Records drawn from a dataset

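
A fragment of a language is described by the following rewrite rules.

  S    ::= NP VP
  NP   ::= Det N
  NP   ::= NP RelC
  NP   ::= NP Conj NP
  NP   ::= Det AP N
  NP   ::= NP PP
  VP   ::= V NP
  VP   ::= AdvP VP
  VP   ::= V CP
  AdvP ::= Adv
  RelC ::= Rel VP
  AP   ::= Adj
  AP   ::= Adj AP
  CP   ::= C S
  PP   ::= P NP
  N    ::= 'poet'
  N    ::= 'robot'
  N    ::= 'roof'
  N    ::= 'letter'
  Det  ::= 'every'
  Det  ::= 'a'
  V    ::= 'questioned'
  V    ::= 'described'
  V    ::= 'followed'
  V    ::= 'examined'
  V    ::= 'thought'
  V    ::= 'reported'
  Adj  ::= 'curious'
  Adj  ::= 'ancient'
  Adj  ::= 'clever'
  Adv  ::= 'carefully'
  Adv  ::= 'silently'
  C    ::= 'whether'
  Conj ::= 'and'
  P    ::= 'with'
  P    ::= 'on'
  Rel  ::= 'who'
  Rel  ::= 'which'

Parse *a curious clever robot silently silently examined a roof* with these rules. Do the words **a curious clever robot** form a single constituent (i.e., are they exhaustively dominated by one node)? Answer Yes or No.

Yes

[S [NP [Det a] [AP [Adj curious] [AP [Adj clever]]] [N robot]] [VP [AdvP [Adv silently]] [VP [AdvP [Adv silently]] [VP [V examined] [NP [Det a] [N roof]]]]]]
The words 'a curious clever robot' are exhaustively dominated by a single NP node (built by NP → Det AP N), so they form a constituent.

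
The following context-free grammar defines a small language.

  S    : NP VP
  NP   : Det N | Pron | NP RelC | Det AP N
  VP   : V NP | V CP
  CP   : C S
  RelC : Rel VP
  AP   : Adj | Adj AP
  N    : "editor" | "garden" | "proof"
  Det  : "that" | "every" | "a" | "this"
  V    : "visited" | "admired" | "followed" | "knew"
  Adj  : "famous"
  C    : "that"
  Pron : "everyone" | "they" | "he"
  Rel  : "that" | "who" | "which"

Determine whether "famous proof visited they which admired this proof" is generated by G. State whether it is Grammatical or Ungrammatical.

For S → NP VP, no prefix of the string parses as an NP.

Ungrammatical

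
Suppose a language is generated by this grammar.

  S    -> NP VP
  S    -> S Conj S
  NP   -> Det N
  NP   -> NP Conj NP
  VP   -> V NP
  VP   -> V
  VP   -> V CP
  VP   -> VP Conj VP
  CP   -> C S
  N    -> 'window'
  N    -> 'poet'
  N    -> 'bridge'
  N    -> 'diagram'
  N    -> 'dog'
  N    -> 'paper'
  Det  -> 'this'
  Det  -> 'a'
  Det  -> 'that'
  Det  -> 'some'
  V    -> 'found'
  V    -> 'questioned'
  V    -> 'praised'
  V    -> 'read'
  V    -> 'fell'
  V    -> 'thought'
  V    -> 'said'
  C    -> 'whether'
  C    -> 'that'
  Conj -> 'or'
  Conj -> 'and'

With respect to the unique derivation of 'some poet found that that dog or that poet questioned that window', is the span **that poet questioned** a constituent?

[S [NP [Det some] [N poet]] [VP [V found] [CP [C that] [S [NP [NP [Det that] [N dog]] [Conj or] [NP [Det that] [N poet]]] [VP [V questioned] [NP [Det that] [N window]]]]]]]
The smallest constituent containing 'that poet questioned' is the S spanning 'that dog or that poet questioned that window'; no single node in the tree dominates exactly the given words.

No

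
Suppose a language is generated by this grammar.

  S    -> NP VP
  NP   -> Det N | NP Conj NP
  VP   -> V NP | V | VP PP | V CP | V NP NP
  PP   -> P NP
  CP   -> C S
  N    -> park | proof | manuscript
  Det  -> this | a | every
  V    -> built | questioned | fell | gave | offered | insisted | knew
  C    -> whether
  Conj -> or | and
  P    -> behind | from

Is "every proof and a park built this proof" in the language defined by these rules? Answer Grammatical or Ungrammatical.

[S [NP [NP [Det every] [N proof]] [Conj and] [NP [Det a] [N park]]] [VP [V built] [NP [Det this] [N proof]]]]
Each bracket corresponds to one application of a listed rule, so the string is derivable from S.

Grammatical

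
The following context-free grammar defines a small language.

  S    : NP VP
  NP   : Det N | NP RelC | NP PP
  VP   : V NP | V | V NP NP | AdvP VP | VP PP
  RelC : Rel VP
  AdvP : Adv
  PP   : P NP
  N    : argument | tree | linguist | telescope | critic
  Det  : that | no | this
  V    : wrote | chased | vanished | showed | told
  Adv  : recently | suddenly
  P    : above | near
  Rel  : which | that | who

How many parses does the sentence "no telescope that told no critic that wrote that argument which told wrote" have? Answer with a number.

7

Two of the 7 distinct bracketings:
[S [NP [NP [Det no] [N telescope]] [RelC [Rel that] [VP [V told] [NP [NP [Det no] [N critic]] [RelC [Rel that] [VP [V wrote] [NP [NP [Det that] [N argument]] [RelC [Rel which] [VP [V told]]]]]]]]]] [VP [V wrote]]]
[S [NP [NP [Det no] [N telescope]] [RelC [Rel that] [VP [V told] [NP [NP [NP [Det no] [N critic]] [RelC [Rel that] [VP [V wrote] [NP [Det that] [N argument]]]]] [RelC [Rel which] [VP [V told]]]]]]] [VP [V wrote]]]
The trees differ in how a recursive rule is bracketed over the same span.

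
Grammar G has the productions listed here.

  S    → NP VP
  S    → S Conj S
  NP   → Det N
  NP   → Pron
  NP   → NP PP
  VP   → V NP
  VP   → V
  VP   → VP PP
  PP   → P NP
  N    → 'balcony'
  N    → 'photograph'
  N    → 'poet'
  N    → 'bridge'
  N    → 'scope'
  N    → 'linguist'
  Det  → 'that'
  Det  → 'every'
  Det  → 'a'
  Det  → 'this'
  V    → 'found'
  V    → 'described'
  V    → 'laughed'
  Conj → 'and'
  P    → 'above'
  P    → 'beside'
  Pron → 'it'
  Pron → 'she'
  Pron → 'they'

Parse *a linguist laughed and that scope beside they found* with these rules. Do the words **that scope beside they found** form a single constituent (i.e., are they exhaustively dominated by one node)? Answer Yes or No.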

**Exercise goal**. Give back each entry so that it matches the original word for word.

**Task solution**.
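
A fragment of a language is described by the following rewrite rules.

  S    ::= NP VP
  NP   ::= Det N
  NP   ::= NP RelC
  NP   ::= NP Conj NP
  NP   ::= Det AP N
  NP   ::= NP PP
  VP   ::= V NP
  VP   ::= AdvP VP
  VP   ::= V CP
  AdvP ::= Adv
  RelC ::= Rel VP
  AP   ::= Adj
  AP   ::= Adj AP
  CP   ::= C S
  PP   ::= P NP
  N    ::= 'poet'
  N    ::= 'robot'
  N    ::= 'roof'
  N    ::= 'letter'
  Det  ::= 'every'
  Det  ::= 'a'
  V    ::= 'questioned'
  V    ::= 'described'
  V    ::= 'followed'
  V    ::= 'examined'
  V    ::= 'thought'
  V    ::= 'reported'
  Adj  ::= 'curious'
  Adj  ::= 'ancient'
  Adj  ::= 'clever'
  Adv  ::= 'carefully'
  Adv  ::= 'silently'
  C    ::= 'whether'
  Conj ::= 'and'
  P    ::= 'with'
  P    ::= 'on'
  Rel  ::= 'who'
  Rel  ::= 'which'

Parse *a curious clever robot silently silently examined a roof* with these rules. Do the words **a curious clever robot** form a single constituent (i.e., are they exhaustively dominated by one node)? Answer Yes or No.

Yes

[S [NP [Det a] [AP [Adj curious] [AP [Adj clever]]] [N robot]] [VP [AdvP [Adv silently]] [VP [AdvP [Adv silently]] [VP [V examined] [NP [Det a] [N roof]]]]]]
The words 'a curious clever robot' are exhaustively dominated by a single NP node (built by NP → Det AP N), so they form a constituent.

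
The following context-free grammar defines a small language.

  S    : NP VP
  NP   : Det N | Pron | NP RelC | Det AP N
  VP   : V NP | V CP
  CP   : C S
  RelC : Rel VP
  AP   : Adj | Adj AP
  N    : "editor" | "garden" | "proof"
  Det  : "that" | "every" | "a" | "this"
  V    : "visited" | "admired" | "followed" | "knew"
  Adj  : "famous"
  C    : "that"
  Pron : "everyone" | "they" | "he"
  Rel  : "that" | "who" | "which"

Determine whether "famous proof visited they which admired this proof" is generated by G. State whether it is Grammatical or Ungrammatical.

For S → NP VP, no prefix of the string parses as an NP.

Ungrammatical

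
Suppose a language is generated by this grammar.

  S    -> NP VP
  S    -> S Conj S
  NP   -> Det N
  NP   -> NP Conj NP
  VP   -> V NP
  VP   -> V
  VP   -> V CP
  VP   -> VP Conj VP
  CP   -> C S
  N    -> 'window'
  N    -> 'poet'
  N    -> 'bridge'
  N    -> 'diagram'
  N    -> 'dog'
  N    -> 'paper'
  Det  -> 'this'
  Det  -> 'a'
  Det  -> 'that'
  Det  -> 'some'
  V    -> 'found'
  V    -> 'questioned'
  V    -> 'praised'
  V    -> 'read'
  V    -> 'fell'
  V    -> 'thought'
  V    -> 'said'
  C    -> 'whether'
  C    -> 'that'
  Conj -> 'or'
  Conj -> 'and'

With respect to the unique derivation of 'some poet found that that dog or that poet questioned that window', is the span **that poet questioned** a constituent?

[S [NP [Det some] [N poet]] [VP [V found] [CP [C that] [S [NP [NP [Det that] [N dog]] [Conj or] [NP [Det that] [N poet]]] [VP [V questioned] [NP [Det that] [N window]]]]]]]
The smallest constituent containing 'that poet questioned' is the S spanning 'that dog or that poet questioned that window'; no single node in the tree dominates exactly the given words.

No

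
Suppose a language is generated by this grammar.

  S    -> NP VP
  NP   -> Det N | NP Conj NP
  VP   -> V NP | V | VP PP | V CP | V NP NP
  PP   -> P NP
  CP   -> C S
  N    -> park | proof | manuscript
  Det  -> this | a | every
  V    -> built | questioned | fell | gave | offered | insisted | knew
  C    -> whether
  Conj -> or | and
  P    -> behind | from

Is "every proof and a park built this proof" in the language defined by these rules? Answer Grammatical or Ungrammatical.

[S [NP [NP [Det every] [N proof]] [Conj and] [NP [Det a] [N park]]] [VP [V built] [NP [Det this] [N proof]]]]
Each bracket corresponds to one application of a listed rule, so the string is derivable from S.

Grammatical

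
The following context-free grammar defines a small language.

  S    : NP VP
  NP   : Det N | NP RelC | NP PP
  VP   : V NP | V | V NP NP | AdvP VP | VP PP
  RelC : Rel VP
  AdvP : Adv
  PP   : P NP
  N    : argument | tree | linguist | telescope | critic
  Det  : that | no | this
  V    : wrote | chased | vanished | showed | told
  Adv  : recently | suddenly
  P    : above | near
  Rel  : which | that | who

How many parses does the sentence "no telescope that told no critic that wrote that argument which told wrote" have? Answer with a number.

7

Two of the 7 distinct bracketings:
[S [NP [NP [Det no] [N telescope]] [RelC [Rel that] [VP [V told] [NP [NP [Det no] [N critic]] [RelC [Rel that] [VP [V wrote] [NP [NP [Det that] [N argument]] [RelC [Rel which] [VP [V told]]]]]]]]]] [VP [V wrote]]]
[S [NP [NP [Det no] [N telescope]] [RelC [Rel that] [VP [V told] [NP [NP [NP [Det no] [N critic]] [RelC [Rel that] [VP [V wrote] [NP [Det that] [N argument]]]]] [RelC [Rel which] [VP [V told]]]]]]] [VP [V wrote]]]
The trees differ in how a recursive rule is bracketed over the same span.

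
Grammar G has the productions listed here.

  S    → NP VP
  S    → S Conj S
  NP   → Det N
  NP   → Pron
  NP   → NP PP
  VP   → V NP
  VP   → V
  VP   → VP PP
  PP   → P NP
  N    → 'balcony'
  N    → 'photograph'
  N    → 'poet'
  N    → 'bridge'
  N    → 'scope'
  N    → 'linguist'
  Det  → 'that'
  Det  → 'every'
  Det  → 'a'
  Det  → 'this'
  V    → 'found'
  V    → 'described'
  V    → 'laughed'
  Conj → 'and'
  P    → 'above'
  P    → 'beside'
  Pron → 'it'
  Pron → 'she'
  Pron → 'they'

Parse *a linguist laughed and that scope beside they found* with these rules. Do the words **that scope beside they found** form a single constituent (i.e., are they exhaustively dominated by one node)? Answer Yes or No.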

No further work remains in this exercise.